Problem details>
Reproduce the records below exactly, with nothing altered.

Available records>
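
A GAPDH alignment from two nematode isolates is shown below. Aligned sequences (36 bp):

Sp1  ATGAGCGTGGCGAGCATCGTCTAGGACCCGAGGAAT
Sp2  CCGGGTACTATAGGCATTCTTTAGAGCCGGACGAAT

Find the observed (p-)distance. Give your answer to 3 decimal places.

0.500

The sequences differ at 18 of 36 positions.
p = 18/36 = 0.500.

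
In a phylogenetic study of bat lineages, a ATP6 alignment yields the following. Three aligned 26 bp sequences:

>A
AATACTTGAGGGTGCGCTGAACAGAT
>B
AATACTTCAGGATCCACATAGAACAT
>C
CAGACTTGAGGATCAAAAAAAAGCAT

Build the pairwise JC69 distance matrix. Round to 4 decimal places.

A–B: 9/26 sites differ → p ≈ 0.346154, d = −0.75 ln(1 − 0.461539) = 0.464280 ≈ 0.4643.
A–C: 12/26 sites differ → p ≈ 0.461538, d = −0.75 ln(1 − 0.615384) = 0.716632 ≈ 0.7166.
B–C: 8/26 sites differ → p ≈ 0.307692, d = −0.75 ln(1 − 0.410256) = 0.396050 ≈ 0.3961.

d(A,B) = 0.4643, d(A,C) = 0.7166, d(B,C) = 0.3961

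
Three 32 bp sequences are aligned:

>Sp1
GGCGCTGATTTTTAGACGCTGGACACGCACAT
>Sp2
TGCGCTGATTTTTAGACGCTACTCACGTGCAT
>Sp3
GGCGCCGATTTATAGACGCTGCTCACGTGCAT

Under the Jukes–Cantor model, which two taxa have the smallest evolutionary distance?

Sp1–Sp2: 6/32 differ, p = 0.188, d = 0.216.
Sp1–Sp3: 6/32 differ, p = 0.188, d = 0.216.
Sp2–Sp3: 4/32 differ, p = 0.125, d = 0.137.
The smallest distance is between Sp2 and Sp3.

Sp2 and Sp3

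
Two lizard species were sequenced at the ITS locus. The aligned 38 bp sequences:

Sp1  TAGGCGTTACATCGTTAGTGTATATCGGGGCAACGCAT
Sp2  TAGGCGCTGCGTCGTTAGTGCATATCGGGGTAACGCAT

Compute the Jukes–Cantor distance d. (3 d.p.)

The sequences differ at 5 of 38 sites (7, 9, 11, 21, 31), so p = 5/38 ≈ 0.131579.
d = −(3/4) ln(1 − 4p/3) = −0.75 ln(1 − 0.175439) = −0.75 ln(0.824561)
  = −0.75 × (-0.192904) = 0.144678 substitutions/site.

0.145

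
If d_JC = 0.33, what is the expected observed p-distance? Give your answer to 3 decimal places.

p = (3/4)(1 − e^(−4d/3)) = 0.75 × (1 − e^(-0.44)) = 0.75 × (1 − 0.644036) = 0.266973.

0.267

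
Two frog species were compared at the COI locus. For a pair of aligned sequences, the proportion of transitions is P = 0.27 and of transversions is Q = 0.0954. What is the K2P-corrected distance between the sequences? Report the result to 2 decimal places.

Under the Kimura two-parameter model, d = −½ ln(1 − 2P − Q) − ¼ ln(1 − 2Q).
1 − 2P − Q = 0.3646, giving −½ ln(0.3646) = 0.504477.
1 − 2Q = 0.8092, giving −¼ ln(0.8092) = 0.052927.
d = 0.504477 + 0.052927 = 0.557404.

0.56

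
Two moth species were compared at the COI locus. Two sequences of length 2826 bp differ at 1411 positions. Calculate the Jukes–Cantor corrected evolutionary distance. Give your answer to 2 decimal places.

0.82

p = 1411/2826 ≈ 0.499292.
d = −(3/4) ln(1 − 4p/3) = −0.75 ln(1 − 0.665723) = −0.75 ln(0.334277)
  = −0.75 × (-1.095785) = 0.821839 substitutions/site.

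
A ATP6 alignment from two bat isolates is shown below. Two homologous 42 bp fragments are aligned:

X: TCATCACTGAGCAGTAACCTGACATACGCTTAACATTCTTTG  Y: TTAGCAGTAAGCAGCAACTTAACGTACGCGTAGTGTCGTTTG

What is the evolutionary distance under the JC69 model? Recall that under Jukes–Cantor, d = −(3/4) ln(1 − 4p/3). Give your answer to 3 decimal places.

0.441

The sequences differ at 14 of 42 sites, so p = 14/42 ≈ 0.333333.
d = −(3/4) ln(1 − 4p/3) = −0.75 ln(1 − 0.444444) = −0.75 ln(0.555556)
  = −0.75 × (-0.587786) = 0.440840 substitutions/site.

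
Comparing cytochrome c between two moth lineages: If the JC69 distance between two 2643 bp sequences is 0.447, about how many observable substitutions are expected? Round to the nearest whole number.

Invert JC69: p = (3/4)(1 − e^(−4d/3)) = 0.75 × (1 − e^(-0.596)) = 0.75 × (1 − 0.551011) = 0.336742.
Expected differing sites = pL ≈ 0.336742 × 2643 = 890.009106 ≈ 890.

890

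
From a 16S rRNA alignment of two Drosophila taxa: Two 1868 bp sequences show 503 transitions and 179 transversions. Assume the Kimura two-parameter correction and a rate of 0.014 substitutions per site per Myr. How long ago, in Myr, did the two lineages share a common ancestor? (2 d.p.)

P = 503/1868 ≈ 0.269272 and Q = 179/1868 ≈ 0.095824.
Under the Kimura two-parameter model, d = −½ ln(1 − 2P − Q) − ¼ ln(1 − 2Q).
1 − 2P − Q = 0.365632, giving −½ ln(0.365632) = 0.503064.
1 − 2Q = 0.808352, giving −¼ ln(0.808352) = 0.053189.
d = 0.503064 + 0.053189 = 0.556253.
Under a molecular clock d = 2μt, so t = d/(2μ) = 0.556253 / (2 × 0.014) = 19.87 Myr.

19.87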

Reply to the task>
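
A GAPDH alignment from two nematode isolates is shown below. Aligned sequences (36 bp):

Sp1  ATGAGCGTGGCGAGCATCGTCTAGGACCCGAGGAAT
Sp2  CCGGGTACTATAGGCATTCTTTAGAGCCGGACGAAT

Find the observed (p-)distance. Give your answer to 3 decimal places.

0.500

The sequences differ at 18 of 36 positions.
p = 18/36 = 0.500.

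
In a phylogenetic study of bat lineages, a ATP6 alignment yields the following. Three aligned 26 bp sequences:

>A
AATACTTGAGGGTGCGCTGAACAGAT
>B
AATACTTCAGGATCCACATAGAACAT
>C
CAGACTTGAGGATCAAAAAAAAGCAT

Build the pairwise JC69 distance matrix. Round to 4 decimal places.

A–B: 9/26 sites differ → p ≈ 0.346154, d = −0.75 ln(1 − 0.461539) = 0.464280 ≈ 0.4643.
A–C: 12/26 sites differ → p ≈ 0.461538, d = −0.75 ln(1 − 0.615384) = 0.716632 ≈ 0.7166.
B–C: 8/26 sites differ → p ≈ 0.307692, d = −0.75 ln(1 − 0.410256) = 0.396050 ≈ 0.3961.

d(A,B) = 0.4643, d(A,C) = 0.7166, d(B,C) = 0.3961

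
Three 32 bp sequences are aligned:

>Sp1
GGCGCTGATTTTTAGACGCTGGACACGCACAT
>Sp2
TGCGCTGATTTTTAGACGCTACTCACGTGCAT
>Sp3
GGCGCCGATTTATAGACGCTGCTCACGTGCAT

Under the Jukes–Cantor model, which two taxa have the smallest evolutionary distance?

Sp1–Sp2: 6/32 differ, p = 0.188, d = 0.216.
Sp1–Sp3: 6/32 differ, p = 0.188, d = 0.216.
Sp2–Sp3: 4/32 differ, p = 0.125, d = 0.137.
The smallest distance is between Sp2 and Sp3.

Sp2 and Sp3

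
Two lizard species were sequenced at the ITS locus. The aligned 38 bp sequences:

Sp1  TAGGCGTTACATCGTTAGTGTATATCGGGGCAACGCAT
Sp2  TAGGCGCTGCGTCGTTAGTGCATATCGGGGTAACGCAT

Compute the Jukes–Cantor distance d. (3 d.p.)

The sequences differ at 5 of 38 sites (7, 9, 11, 21, 31), so p = 5/38 ≈ 0.131579.
d = −(3/4) ln(1 − 4p/3) = −0.75 ln(1 − 0.175439) = −0.75 ln(0.824561)
  = −0.75 × (-0.192904) = 0.144678 substitutions/site.

0.145

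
If d_JC = 0.33, what is the expected observed p-distance? Give your answer to 3 decimal places.

p = (3/4)(1 − e^(−4d/3)) = 0.75 × (1 − e^(-0.44)) = 0.75 × (1 − 0.644036) = 0.266973.

0.267

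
Two frog species were compared at the COI locus. For a pair of aligned sequences, the proportion of transitions is P = 0.27 and of transversions is Q = 0.0954. What is the K2P-corrected distance between the sequences? Report the result to 2 decimal places.

Under the Kimura two-parameter model, d = −½ ln(1 − 2P − Q) − ¼ ln(1 − 2Q).
1 − 2P − Q = 0.3646, giving −½ ln(0.3646) = 0.504477.
1 − 2Q = 0.8092, giving −¼ ln(0.8092) = 0.052927.
d = 0.504477 + 0.052927 = 0.557404.

0.56

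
Two moth species were compared at the COI locus. Two sequences of length 2826 bp differ at 1411 positions. Calculate the Jukes–Cantor corrected evolutionary distance. Give your answer to 2 decimal places.

0.82

p = 1411/2826 ≈ 0.499292.
d = −(3/4) ln(1 − 4p/3) = −0.75 ln(1 − 0.665723) = −0.75 ln(0.334277)
  = −0.75 × (-1.095785) = 0.821839 substitutions/site.

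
A ATP6 alignment from two bat isolates is shown below. Two homologous 42 bp fragments are aligned:

X: TCATCACTGAGCAGTAACCTGACATACGCTTAACATTCTTTG  Y: TTAGCAGTAAGCAGCAACTTAACGTACGCGTAGTGTCGTTTG

What is the evolutionary distance under the JC69 model? Recall that under Jukes–Cantor, d = −(3/4) ln(1 − 4p/3). Give your answer to 3 decimal places.

0.441

The sequences differ at 14 of 42 sites, so p = 14/42 ≈ 0.333333.
d = −(3/4) ln(1 − 4p/3) = −0.75 ln(1 − 0.444444) = −0.75 ln(0.555556)
  = −0.75 × (-0.587786) = 0.440840 substitutions/site.

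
Comparing cytochrome c between two moth lineages: If the JC69 distance between two 2643 bp sequences is 0.447, about how many observable substitutions are expected? Round to the nearest whole number.

Invert JC69: p = (3/4)(1 − e^(−4d/3)) = 0.75 × (1 − e^(-0.596)) = 0.75 × (1 − 0.551011) = 0.336742.
Expected differing sites = pL ≈ 0.336742 × 2643 = 890.009106 ≈ 890.

890

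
From a 16S rRNA alignment of two Drosophila taxa: Two 1868 bp sequences show 503 transitions and 179 transversions. Assume the Kimura two-parameter correction and a rate of 0.014 substitutions per site per Myr. How long ago, in Myr, did the two lineages share a common ancestor? (2 d.p.)

P = 503/1868 ≈ 0.269272 and Q = 179/1868 ≈ 0.095824.
Under the Kimura two-parameter model, d = −½ ln(1 − 2P − Q) − ¼ ln(1 − 2Q).
1 − 2P − Q = 0.365632, giving −½ ln(0.365632) = 0.503064.
1 − 2Q = 0.808352, giving −¼ ln(0.808352) = 0.053189.
d = 0.503064 + 0.053189 = 0.556253.
Under a molecular clock d = 2μt, so t = d/(2μ) = 0.556253 / (2 × 0.014) = 19.87 Myr.

19.87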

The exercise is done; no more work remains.